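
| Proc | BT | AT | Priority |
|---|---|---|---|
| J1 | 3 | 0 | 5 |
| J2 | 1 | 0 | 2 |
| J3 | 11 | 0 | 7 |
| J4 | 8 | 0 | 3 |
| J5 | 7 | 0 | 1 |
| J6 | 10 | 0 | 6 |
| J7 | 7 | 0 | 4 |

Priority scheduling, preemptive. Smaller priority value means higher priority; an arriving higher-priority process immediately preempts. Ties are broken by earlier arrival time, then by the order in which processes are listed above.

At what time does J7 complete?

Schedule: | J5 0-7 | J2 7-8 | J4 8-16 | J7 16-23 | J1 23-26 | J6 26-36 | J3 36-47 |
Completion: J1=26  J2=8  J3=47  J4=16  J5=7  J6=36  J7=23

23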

PROBLEM REQUIREMENTS >> In the listing above, find the line with "J7 | 7 | 0 | 4 |" and the line with "Priority scheduling, preemptive."; output exactly those lines and all lines between them.

SOLUTION >>
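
| J7 | 7 | 0 | 4 |

Priority scheduling, preemptive. Smaller priority value means higher priority; an arriving higher-priority process immediately preempts. Ties are broken by earlier arrival time, then by the order in which processes are listed above.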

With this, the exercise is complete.